■ **Your objective**
List each line of the data in which the string "swims" appears.

■ **Records supplied**

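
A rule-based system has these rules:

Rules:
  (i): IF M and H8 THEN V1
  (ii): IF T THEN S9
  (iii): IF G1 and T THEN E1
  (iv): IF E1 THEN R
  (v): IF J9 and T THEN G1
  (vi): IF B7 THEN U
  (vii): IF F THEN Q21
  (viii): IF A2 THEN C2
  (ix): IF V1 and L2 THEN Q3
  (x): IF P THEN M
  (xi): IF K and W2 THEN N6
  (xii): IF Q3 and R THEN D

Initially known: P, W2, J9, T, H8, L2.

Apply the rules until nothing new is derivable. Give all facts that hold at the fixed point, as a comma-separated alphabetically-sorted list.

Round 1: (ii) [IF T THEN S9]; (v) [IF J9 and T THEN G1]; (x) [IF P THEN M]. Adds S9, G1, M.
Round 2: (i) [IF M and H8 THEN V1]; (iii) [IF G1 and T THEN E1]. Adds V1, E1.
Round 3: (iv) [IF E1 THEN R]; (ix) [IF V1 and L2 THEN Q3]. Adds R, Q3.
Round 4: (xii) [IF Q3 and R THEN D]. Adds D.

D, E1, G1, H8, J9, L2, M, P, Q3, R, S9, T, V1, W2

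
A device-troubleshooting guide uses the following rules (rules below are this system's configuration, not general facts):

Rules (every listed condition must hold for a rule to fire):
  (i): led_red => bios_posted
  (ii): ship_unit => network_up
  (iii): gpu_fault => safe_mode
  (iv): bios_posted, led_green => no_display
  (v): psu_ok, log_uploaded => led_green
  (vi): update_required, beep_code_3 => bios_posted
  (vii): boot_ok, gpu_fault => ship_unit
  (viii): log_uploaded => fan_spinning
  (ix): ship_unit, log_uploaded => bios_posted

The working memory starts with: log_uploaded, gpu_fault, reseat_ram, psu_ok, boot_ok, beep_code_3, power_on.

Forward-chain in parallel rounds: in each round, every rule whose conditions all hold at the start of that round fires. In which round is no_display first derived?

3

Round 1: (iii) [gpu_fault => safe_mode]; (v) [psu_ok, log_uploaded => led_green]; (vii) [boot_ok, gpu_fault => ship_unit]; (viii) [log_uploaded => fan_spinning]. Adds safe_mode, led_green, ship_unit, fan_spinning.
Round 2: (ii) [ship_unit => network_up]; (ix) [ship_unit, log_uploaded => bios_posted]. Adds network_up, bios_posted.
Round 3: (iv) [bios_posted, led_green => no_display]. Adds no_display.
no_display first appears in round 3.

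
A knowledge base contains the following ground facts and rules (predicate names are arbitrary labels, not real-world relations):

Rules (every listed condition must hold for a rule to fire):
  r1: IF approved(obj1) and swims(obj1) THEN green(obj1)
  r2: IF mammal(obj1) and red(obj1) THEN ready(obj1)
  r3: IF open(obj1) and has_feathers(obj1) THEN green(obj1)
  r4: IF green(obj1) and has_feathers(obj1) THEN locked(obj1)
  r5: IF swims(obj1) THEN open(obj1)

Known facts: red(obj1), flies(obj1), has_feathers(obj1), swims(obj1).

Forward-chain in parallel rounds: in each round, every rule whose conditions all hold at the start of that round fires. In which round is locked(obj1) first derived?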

■ **Result for this exercise**
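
  r1: IF approved(obj1) and swims(obj1) THEN green(obj1)
  r5: IF swims(obj1) THEN open(obj1)
Known facts: red(obj1), flies(obj1), has_feathers(obj1), swims(obj1).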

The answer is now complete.